Supplied material
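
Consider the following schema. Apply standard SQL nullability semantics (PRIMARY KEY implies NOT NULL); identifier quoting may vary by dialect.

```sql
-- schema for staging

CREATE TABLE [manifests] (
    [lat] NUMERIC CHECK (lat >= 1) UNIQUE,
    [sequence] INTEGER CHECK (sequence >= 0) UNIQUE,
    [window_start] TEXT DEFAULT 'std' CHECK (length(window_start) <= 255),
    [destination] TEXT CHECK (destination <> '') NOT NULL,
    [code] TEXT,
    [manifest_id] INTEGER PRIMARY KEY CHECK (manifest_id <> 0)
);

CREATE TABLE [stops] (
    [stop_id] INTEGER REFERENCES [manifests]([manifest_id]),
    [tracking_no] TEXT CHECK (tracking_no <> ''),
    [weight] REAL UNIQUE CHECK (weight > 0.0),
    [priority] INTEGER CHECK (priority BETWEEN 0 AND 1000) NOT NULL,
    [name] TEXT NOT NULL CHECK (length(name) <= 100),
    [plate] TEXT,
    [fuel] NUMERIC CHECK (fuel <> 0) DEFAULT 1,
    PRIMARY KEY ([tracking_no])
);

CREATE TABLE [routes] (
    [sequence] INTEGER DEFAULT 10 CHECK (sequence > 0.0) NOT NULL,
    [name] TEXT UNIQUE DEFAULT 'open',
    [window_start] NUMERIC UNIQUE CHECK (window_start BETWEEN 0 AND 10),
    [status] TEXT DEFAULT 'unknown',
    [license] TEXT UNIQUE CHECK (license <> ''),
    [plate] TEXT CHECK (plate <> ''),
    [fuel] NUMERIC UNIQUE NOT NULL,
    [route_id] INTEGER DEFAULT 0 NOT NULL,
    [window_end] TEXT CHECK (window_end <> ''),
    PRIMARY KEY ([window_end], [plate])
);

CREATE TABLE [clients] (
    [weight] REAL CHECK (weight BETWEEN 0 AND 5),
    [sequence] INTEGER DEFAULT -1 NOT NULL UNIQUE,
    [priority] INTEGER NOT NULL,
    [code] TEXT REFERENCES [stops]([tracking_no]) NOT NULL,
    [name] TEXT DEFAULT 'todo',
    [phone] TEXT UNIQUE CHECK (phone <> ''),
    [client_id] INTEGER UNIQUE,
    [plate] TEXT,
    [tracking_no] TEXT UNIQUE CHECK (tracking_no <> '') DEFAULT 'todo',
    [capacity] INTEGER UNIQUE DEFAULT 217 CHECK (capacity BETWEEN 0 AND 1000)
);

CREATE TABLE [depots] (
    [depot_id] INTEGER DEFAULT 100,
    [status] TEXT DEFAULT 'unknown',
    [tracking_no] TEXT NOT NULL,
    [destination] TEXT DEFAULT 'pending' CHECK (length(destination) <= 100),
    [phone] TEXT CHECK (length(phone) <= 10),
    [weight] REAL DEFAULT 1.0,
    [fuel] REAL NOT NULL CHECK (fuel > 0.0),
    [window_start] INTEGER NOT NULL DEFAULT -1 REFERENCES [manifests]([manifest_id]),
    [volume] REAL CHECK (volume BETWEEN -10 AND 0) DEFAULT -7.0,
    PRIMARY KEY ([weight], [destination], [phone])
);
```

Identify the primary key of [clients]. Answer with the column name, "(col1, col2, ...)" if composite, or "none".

No column is declared PRIMARY KEY inline, and there is no table-level PRIMARY KEY clause in clients.

none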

Work order
Only lines holding the word "length" belong in the answer; copy each one from the material.

The completed task
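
    [window_start] TEXT DEFAULT 'std' CHECK (length(window_start) <= 255),
    [name] TEXT NOT NULL CHECK (length(name) <= 100),
    [destination] TEXT DEFAULT 'pending' CHECK (length(destination) <= 100),
    [phone] TEXT CHECK (length(phone) <= 10),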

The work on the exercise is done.